◆ WORK INSTRUCTIONS:
The line containing "Is the complex point c = -0.204" marks the end, so write out exactly every line from the top of the entries below through that one.

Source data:
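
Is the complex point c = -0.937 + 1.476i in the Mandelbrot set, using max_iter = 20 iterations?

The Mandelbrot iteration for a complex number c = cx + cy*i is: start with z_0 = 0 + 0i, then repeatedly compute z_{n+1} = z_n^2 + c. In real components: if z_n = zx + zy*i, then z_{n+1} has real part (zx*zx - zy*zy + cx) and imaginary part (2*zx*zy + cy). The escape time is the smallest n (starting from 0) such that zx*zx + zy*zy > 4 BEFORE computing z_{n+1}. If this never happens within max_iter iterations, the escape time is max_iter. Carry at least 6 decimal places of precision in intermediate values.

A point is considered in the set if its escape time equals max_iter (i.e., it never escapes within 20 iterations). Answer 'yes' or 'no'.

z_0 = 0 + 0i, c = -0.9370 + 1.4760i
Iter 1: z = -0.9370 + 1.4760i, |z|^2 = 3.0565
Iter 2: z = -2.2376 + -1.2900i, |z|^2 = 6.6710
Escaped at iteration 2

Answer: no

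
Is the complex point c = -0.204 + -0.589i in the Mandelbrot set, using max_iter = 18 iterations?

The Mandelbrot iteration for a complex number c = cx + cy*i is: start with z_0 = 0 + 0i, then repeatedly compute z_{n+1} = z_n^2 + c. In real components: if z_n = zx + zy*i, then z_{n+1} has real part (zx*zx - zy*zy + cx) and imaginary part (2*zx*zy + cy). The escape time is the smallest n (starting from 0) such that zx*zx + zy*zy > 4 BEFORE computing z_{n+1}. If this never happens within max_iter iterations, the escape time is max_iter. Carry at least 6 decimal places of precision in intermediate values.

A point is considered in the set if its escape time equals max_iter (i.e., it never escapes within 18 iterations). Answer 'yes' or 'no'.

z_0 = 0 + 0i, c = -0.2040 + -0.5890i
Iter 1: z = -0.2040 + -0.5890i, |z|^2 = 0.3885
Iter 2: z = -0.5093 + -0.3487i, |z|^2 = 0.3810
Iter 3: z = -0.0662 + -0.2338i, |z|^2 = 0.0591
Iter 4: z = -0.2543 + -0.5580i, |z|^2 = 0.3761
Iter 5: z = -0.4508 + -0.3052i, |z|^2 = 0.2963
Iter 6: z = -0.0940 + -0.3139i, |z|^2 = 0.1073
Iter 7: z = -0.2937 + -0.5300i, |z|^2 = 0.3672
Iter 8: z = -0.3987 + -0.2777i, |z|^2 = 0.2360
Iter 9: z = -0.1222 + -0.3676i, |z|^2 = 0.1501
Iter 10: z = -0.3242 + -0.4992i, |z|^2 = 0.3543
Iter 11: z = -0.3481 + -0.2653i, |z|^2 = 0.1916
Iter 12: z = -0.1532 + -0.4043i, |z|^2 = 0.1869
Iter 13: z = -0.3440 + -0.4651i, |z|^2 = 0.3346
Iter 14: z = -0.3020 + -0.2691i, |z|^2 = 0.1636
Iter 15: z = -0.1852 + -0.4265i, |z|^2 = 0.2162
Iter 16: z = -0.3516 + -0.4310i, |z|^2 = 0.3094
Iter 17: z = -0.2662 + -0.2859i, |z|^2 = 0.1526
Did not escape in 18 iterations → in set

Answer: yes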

◆ PROBLEM SOLUTION:
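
Is the complex point c = -0.937 + 1.476i in the Mandelbrot set, using max_iter = 20 iterations?

The Mandelbrot iteration for a complex number c = cx + cy*i is: start with z_0 = 0 + 0i, then repeatedly compute z_{n+1} = z_n^2 + c. In real components: if z_n = zx + zy*i, then z_{n+1} has real part (zx*zx - zy*zy + cx) and imaginary part (2*zx*zy + cy). The escape time is the smallest n (starting from 0) such that zx*zx + zy*zy > 4 BEFORE computing z_{n+1}. If this never happens within max_iter iterations, the escape time is max_iter. Carry at least 6 decimal places of precision in intermediate values.

A point is considered in the set if its escape time equals max_iter (i.e., it never escapes within 20 iterations). Answer 'yes' or 'no'.

z_0 = 0 + 0i, c = -0.9370 + 1.4760i
Iter 1: z = -0.9370 + 1.4760i, |z|^2 = 3.0565
Iter 2: z = -2.2376 + -1.2900i, |z|^2 = 6.6710
Escaped at iteration 2

Answer: no

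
Is the complex point c = -0.204 + -0.589i in the Mandelbrot set, using max_iter = 18 iterations?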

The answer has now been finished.